TASK BRIEF:
Each line below that contains the word "observes" must be copied.

SOURCE DATA:
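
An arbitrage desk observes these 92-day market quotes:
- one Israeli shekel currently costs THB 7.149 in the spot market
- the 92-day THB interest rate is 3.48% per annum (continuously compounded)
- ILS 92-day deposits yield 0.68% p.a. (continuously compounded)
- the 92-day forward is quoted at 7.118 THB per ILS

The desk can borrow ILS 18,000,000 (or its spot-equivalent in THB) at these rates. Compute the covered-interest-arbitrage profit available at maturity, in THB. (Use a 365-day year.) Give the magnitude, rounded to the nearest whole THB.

T = 92/365 years.
Keep in ILS, deliver into the forward: 18,000,000·1.00171544229·7.118 = THB 128,343,789.33.
Swap to THB now, deposit: 18,000,000·7.149·1.00881008924 = THB 129,815,699.90.
The quoted forward undervalues ILS, so borrow ILS, convert to THB at spot, deposit the THB at 3.48%, and buy ILS forward at 7.118 to cover the loan.
The gap between the two covered legs is THB 1,471,911.

THB 1,471,911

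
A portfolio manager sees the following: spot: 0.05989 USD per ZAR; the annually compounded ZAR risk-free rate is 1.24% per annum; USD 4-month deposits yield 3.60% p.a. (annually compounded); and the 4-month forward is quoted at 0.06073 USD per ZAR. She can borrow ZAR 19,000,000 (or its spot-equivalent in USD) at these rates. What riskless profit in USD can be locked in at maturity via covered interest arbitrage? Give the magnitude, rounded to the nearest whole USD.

USD 7,215

T = 4/12 years.
Invest the ZAR and cover forward: 19,000,000 × 1.004116366 × 0.06073 = USD 1,158,619.75.
Convert at spot and invest in USD: 19,000,000 × 0.05989 × 1.011858813 = USD 1,151,404.26.
The quoted forward overvalues ZAR, so borrow USD, buy ZAR at spot, deposit the ZAR at 1.24%, and sell the proceeds forward at 0.06073.
The gap between the two covered legs is USD 7,215.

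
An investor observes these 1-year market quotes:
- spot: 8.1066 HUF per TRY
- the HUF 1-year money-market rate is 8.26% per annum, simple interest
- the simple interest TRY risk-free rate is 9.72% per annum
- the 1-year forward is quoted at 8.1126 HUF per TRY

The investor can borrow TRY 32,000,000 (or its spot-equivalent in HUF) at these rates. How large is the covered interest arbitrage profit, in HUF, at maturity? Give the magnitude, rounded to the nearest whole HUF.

T = 1 year.
Invest the TRY and cover forward: 32,000,000 × 1.097200 × 8.1126 = HUF 284,836,631.04.
Convert at spot and invest in HUF: 32,000,000 × 8.1066 × 1.082600 = HUF 280,838,565.12.
The quoted forward overvalues TRY, so borrow HUF, buy TRY at spot, deposit the TRY at 9.72%, and sell the proceeds forward at 8.1126.
Profit = 284,836,631.04 − 280,838,565.12 = HUF 3,998,066.

HUF 3,998,066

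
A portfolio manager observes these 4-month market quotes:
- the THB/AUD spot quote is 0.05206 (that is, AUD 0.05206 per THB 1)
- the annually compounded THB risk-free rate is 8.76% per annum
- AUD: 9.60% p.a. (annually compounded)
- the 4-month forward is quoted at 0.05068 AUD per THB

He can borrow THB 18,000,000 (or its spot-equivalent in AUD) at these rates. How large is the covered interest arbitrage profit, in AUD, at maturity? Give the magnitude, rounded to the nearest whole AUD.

AUD 28,020

T = 4/12 years.
Invest the THB and cover forward: 18,000,000 × 1.02838658 × 0.05068 = AUD 938,135.37.
Convert at spot and invest in AUD: 18,000,000 × 0.05206 × 1.03102735 = AUD 966,155.11.
The quoted forward undervalues THB, so borrow THB, convert to AUD at spot, deposit the AUD at 9.60%, and buy THB forward at 0.05068 to cover the loan.
Arbitrage profit = |938,135.37 − 966,155.11| = AUD 28,020.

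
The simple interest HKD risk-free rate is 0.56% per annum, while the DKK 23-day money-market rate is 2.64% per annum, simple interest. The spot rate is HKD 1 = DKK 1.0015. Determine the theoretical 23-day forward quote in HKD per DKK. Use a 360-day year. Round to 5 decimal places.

T = 23/360 years.
Growth of 1 DKK over T: 1 + 0.0264×23/360 = 1.0016867.
HKD accumulates by 1 + 0.0056×23/360 = 1.0003578.
Forward (DKK per HKD) = 1.0015 × 1.0016867 / 1.0003578 = 1.002830.
Invert for HKD per DKK: 1 / 1.002830 = 0.99718.

0.99718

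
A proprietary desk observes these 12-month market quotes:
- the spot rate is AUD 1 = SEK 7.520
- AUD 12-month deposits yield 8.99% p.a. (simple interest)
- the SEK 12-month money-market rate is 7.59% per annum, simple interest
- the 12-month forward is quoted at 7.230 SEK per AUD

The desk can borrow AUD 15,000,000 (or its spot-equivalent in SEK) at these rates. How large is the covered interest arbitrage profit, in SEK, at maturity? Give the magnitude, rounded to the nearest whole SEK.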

EXERCISE ANSWER:
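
An arbitrage desk observes these 92-day market quotes:
An investor observes these 1-year market quotes:
A portfolio manager observes these 4-month market quotes:
A proprietary desk observes these 12-month market quotes: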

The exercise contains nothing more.